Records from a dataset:
---

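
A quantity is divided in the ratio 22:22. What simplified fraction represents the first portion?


Total parts = 22 + 22 = 44
First part fraction = 22/44
Simplify: 22/44 = 1/2

1/2


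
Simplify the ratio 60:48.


Find GCD(60, 48)
GCD = 12
Divide both by 12: 60/12 = 5, 48/12 = 4
Simplified ratio = 5:4

5:4


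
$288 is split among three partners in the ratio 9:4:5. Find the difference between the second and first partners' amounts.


Total parts = 9 + 4 + 5 = 18
Value per part = 288 / 18 = 16
Shares: 9*16=144, 4*16=64, 5*16=80
Second share = 64, first share = 144
Difference = |64 - 144| = 80

80


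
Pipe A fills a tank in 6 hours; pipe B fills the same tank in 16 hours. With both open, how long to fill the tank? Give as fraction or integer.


Rate of A = 1/6 job per hour
Rate of B = 1/16 job per hour
Combined rate = 1/6 + 1/16
Find common denominator: (16 + 6)/(6*16) = 22/96
Combined rate = 11/48 job per hour
Time together = 1 / (11/48) = 48/11 hours

48/11


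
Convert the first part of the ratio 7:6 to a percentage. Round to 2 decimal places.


Total parts = 7 + 6 = 13
First part fraction = 7/13
Percentage = (7/13) * 100
= 0.538462 * 100
= 53.85%

53.85


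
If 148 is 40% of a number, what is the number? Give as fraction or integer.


Given: 148 is 40% of the whole
Set up: 148 = 40/100 * whole
whole = 148 * 100 / 40
whole = 14800 / 40
whole = 370

370


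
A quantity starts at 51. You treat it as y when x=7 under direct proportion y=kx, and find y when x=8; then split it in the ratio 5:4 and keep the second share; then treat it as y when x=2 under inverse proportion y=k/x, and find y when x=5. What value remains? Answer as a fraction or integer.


Start with 51.
Step 1: Direct prop: k = (51)/7; new y = k*8 = 51*8/7 = 408/7
Step 2: Split 5:4, second share = 408/7 * 4/9 = 544/21
Step 3: Inverse prop: k = (544/21)*2; new y = k/5 = 544/21*2/5 = 1088/105
Final result = 1088/105

1088/105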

---

AIM OF THE EXERCISE: Your task is to extract all of the records exactly.

WRITTEN ANSWER:
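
A quantity is divided in the ratio 22:22. What simplified fraction represents the first portion?


Total parts = 22 + 22 = 44
First part fraction = 22/44
Simplify: 22/44 = 1/2

1/2


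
Simplify the ratio 60:48.


Find GCD(60, 48)
GCD = 12
Divide both by 12: 60/12 = 5, 48/12 = 4
Simplified ratio = 5:4

5:4


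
$288 is split among three partners in the ratio 9:4:5. Find the difference between the second and first partners' amounts.


Total parts = 9 + 4 + 5 = 18
Value per part = 288 / 18 = 16
Shares: 9*16=144, 4*16=64, 5*16=80
Second share = 64, first share = 144
Difference = |64 - 144| = 80

80


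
Pipe A fills a tank in 6 hours; pipe B fills the same tank in 16 hours. With both open, how long to fill the tank? Give as fraction or integer.


Rate of A = 1/6 job per hour
Rate of B = 1/16 job per hour
Combined rate = 1/6 + 1/16
Find common denominator: (16 + 6)/(6*16) = 22/96
Combined rate = 11/48 job per hour
Time together = 1 / (11/48) = 48/11 hours

48/11


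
Convert the first part of the ratio 7:6 to a percentage. Round to 2 decimal places.


Total parts = 7 + 6 = 13
First part fraction = 7/13
Percentage = (7/13) * 100
= 0.538462 * 100
= 53.85%

53.85


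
If 148 is 40% of a number, what is the number? Give as fraction or integer.


Given: 148 is 40% of the whole
Set up: 148 = 40/100 * whole
whole = 148 * 100 / 40
whole = 14800 / 40
whole = 370

370


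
A quantity starts at 51. You treat it as y when x=7 under direct proportion y=kx, and find y when x=8; then split it in the ratio 5:4 and keep the second share; then treat it as y when x=2 under inverse proportion y=k/x, and find y when x=5. What value remains? Answer as a fraction or integer.


Start with 51.
Step 1: Direct prop: k = (51)/7; new y = k*8 = 51*8/7 = 408/7
Step 2: Split 5:4, second share = 408/7 * 4/9 = 544/21
Step 3: Inverse prop: k = (544/21)*2; new y = k/5 = 544/21*2/5 = 1088/105
Final result = 1088/105

1088/105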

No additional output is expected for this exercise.